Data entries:

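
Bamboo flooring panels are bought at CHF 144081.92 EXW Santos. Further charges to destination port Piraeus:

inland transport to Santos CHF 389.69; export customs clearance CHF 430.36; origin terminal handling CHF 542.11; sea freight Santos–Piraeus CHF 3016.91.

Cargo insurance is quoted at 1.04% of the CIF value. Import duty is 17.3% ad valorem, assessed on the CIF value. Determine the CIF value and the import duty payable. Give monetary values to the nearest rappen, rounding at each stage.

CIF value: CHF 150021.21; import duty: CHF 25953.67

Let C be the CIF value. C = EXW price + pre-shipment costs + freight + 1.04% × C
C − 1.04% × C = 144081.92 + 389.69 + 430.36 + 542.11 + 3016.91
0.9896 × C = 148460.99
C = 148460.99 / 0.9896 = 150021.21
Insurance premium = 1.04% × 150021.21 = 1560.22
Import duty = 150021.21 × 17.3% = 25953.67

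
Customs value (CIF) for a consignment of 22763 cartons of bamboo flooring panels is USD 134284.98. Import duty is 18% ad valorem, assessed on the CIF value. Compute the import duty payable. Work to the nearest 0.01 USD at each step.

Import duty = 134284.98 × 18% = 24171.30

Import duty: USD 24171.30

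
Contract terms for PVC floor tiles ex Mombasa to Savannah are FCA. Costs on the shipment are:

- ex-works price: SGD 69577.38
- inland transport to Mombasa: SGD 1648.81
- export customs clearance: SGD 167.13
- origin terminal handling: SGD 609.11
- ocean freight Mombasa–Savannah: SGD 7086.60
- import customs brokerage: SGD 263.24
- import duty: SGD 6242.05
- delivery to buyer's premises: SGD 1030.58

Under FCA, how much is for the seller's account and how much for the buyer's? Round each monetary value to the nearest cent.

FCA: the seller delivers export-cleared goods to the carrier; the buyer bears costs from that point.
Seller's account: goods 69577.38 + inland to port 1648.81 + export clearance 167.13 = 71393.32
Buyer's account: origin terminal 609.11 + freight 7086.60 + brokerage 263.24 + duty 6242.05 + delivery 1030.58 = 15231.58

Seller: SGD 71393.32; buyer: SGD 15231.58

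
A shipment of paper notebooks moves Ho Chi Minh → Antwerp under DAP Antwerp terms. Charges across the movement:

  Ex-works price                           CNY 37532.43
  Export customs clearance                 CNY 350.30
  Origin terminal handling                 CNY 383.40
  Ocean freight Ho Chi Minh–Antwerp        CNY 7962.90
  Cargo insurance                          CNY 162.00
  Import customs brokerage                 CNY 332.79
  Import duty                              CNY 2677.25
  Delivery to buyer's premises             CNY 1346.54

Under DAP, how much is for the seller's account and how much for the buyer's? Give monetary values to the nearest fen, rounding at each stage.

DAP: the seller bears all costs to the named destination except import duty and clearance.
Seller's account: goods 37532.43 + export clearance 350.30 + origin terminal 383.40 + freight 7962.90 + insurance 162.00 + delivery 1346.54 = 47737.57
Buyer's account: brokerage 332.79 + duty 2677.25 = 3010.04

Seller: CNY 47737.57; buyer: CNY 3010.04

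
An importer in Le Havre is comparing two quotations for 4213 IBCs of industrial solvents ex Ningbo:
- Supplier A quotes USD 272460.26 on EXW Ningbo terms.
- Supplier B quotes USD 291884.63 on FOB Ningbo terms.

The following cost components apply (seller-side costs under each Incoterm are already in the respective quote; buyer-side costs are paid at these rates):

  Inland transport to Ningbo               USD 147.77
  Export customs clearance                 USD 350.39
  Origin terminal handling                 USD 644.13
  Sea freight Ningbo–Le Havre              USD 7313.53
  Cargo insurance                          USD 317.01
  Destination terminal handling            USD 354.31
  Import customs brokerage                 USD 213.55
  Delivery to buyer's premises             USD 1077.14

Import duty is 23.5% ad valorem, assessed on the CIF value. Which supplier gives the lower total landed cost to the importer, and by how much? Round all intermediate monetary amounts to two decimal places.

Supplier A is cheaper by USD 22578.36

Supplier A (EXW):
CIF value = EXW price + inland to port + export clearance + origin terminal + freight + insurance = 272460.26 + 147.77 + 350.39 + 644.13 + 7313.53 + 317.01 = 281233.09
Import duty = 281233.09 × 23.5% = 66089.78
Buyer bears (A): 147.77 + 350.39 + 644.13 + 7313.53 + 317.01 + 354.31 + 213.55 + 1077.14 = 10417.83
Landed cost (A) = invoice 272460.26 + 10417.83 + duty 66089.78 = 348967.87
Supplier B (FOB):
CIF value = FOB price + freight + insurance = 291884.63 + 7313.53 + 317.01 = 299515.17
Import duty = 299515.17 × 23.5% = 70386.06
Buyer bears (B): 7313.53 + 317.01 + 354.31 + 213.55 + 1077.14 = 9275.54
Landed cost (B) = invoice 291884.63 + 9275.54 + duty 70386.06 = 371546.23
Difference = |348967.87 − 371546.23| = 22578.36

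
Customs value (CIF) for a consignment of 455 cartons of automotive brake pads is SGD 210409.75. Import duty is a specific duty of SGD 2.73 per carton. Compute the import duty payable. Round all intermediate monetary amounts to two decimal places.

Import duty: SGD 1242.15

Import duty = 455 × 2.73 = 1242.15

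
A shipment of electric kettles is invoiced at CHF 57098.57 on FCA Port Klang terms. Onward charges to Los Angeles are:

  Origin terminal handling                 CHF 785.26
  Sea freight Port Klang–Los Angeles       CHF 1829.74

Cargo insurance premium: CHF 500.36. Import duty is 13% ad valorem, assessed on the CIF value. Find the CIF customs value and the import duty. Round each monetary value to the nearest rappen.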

* **Work task**
Every line above is to be transcribed exactly, with nothing dropped.

* **Task solution**
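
Bamboo flooring panels are bought at CHF 144081.92 EXW Santos. Further charges to destination port Piraeus:

inland transport to Santos CHF 389.69; export customs clearance CHF 430.36; origin terminal handling CHF 542.11; sea freight Santos–Piraeus CHF 3016.91.

Cargo insurance is quoted at 1.04% of the CIF value. Import duty is 17.3% ad valorem, assessed on the CIF value. Determine the CIF value and the import duty payable. Give monetary values to the nearest rappen, rounding at each stage.

CIF value: CHF 150021.21; import duty: CHF 25953.67

Let C be the CIF value. C = EXW price + pre-shipment costs + freight + 1.04% × C
C − 1.04% × C = 144081.92 + 389.69 + 430.36 + 542.11 + 3016.91
0.9896 × C = 148460.99
C = 148460.99 / 0.9896 = 150021.21
Insurance premium = 1.04% × 150021.21 = 1560.22
Import duty = 150021.21 × 17.3% = 25953.67

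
Customs value (CIF) for a consignment of 22763 cartons of bamboo flooring panels is USD 134284.98. Import duty is 18% ad valorem, assessed on the CIF value. Compute the import duty payable. Work to the nearest 0.01 USD at each step.

Import duty = 134284.98 × 18% = 24171.30

Import duty: USD 24171.30

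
Contract terms for PVC floor tiles ex Mombasa to Savannah are FCA. Costs on the shipment are:

- ex-works price: SGD 69577.38
- inland transport to Mombasa: SGD 1648.81
- export customs clearance: SGD 167.13
- origin terminal handling: SGD 609.11
- ocean freight Mombasa–Savannah: SGD 7086.60
- import customs brokerage: SGD 263.24
- import duty: SGD 6242.05
- delivery to buyer's premises: SGD 1030.58

Under FCA, how much is for the seller's account and how much for the buyer's? Round each monetary value to the nearest cent.

FCA: the seller delivers export-cleared goods to the carrier; the buyer bears costs from that point.
Seller's account: goods 69577.38 + inland to port 1648.81 + export clearance 167.13 = 71393.32
Buyer's account: origin terminal 609.11 + freight 7086.60 + brokerage 263.24 + duty 6242.05 + delivery 1030.58 = 15231.58

Seller: SGD 71393.32; buyer: SGD 15231.58

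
A shipment of paper notebooks moves Ho Chi Minh → Antwerp under DAP Antwerp terms. Charges across the movement:

  Ex-works price                           CNY 37532.43
  Export customs clearance                 CNY 350.30
  Origin terminal handling                 CNY 383.40
  Ocean freight Ho Chi Minh–Antwerp        CNY 7962.90
  Cargo insurance                          CNY 162.00
  Import customs brokerage                 CNY 332.79
  Import duty                              CNY 2677.25
  Delivery to buyer's premises             CNY 1346.54

Under DAP, how much is for the seller's account and how much for the buyer's? Give monetary values to the nearest fen, rounding at each stage.

DAP: the seller bears all costs to the named destination except import duty and clearance.
Seller's account: goods 37532.43 + export clearance 350.30 + origin terminal 383.40 + freight 7962.90 + insurance 162.00 + delivery 1346.54 = 47737.57
Buyer's account: brokerage 332.79 + duty 2677.25 = 3010.04

Seller: CNY 47737.57; buyer: CNY 3010.04

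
An importer in Le Havre is comparing two quotations for 4213 IBCs of industrial solvents ex Ningbo:
- Supplier A quotes USD 272460.26 on EXW Ningbo terms.
- Supplier B quotes USD 291884.63 on FOB Ningbo terms.

The following cost components apply (seller-side costs under each Incoterm are already in the respective quote; buyer-side costs are paid at these rates):

  Inland transport to Ningbo               USD 147.77
  Export customs clearance                 USD 350.39
  Origin terminal handling                 USD 644.13
  Sea freight Ningbo–Le Havre              USD 7313.53
  Cargo insurance                          USD 317.01
  Destination terminal handling            USD 354.31
  Import customs brokerage                 USD 213.55
  Delivery to buyer's premises             USD 1077.14

Import duty is 23.5% ad valorem, assessed on the CIF value. Which supplier gives the lower total landed cost to the importer, and by how much? Round all intermediate monetary amounts to two decimal places.

Supplier A is cheaper by USD 22578.36

Supplier A (EXW):
CIF value = EXW price + inland to port + export clearance + origin terminal + freight + insurance = 272460.26 + 147.77 + 350.39 + 644.13 + 7313.53 + 317.01 = 281233.09
Import duty = 281233.09 × 23.5% = 66089.78
Buyer bears (A): 147.77 + 350.39 + 644.13 + 7313.53 + 317.01 + 354.31 + 213.55 + 1077.14 = 10417.83
Landed cost (A) = invoice 272460.26 + 10417.83 + duty 66089.78 = 348967.87
Supplier B (FOB):
CIF value = FOB price + freight + insurance = 291884.63 + 7313.53 + 317.01 = 299515.17
Import duty = 299515.17 × 23.5% = 70386.06
Buyer bears (B): 7313.53 + 317.01 + 354.31 + 213.55 + 1077.14 = 9275.54
Landed cost (B) = invoice 291884.63 + 9275.54 + duty 70386.06 = 371546.23
Difference = |348967.87 − 371546.23| = 22578.36

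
Customs value (CIF) for a consignment of 455 cartons of automotive brake pads is SGD 210409.75. Import duty is a specific duty of SGD 2.73 per carton. Compute the import duty payable. Round all intermediate monetary amounts to two decimal places.

Import duty: SGD 1242.15

Import duty = 455 × 2.73 = 1242.15

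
A shipment of electric kettles is invoiced at CHF 57098.57 on FCA Port Klang terms. Onward charges to Los Angeles are:

  Origin terminal handling                 CHF 785.26
  Sea freight Port Klang–Los Angeles       CHF 1829.74

Cargo insurance premium: CHF 500.36. Import duty is 13% ad valorem, assessed on the CIF value. Find the CIF customs value and the import duty. Round each monetary value to the nearest rappen.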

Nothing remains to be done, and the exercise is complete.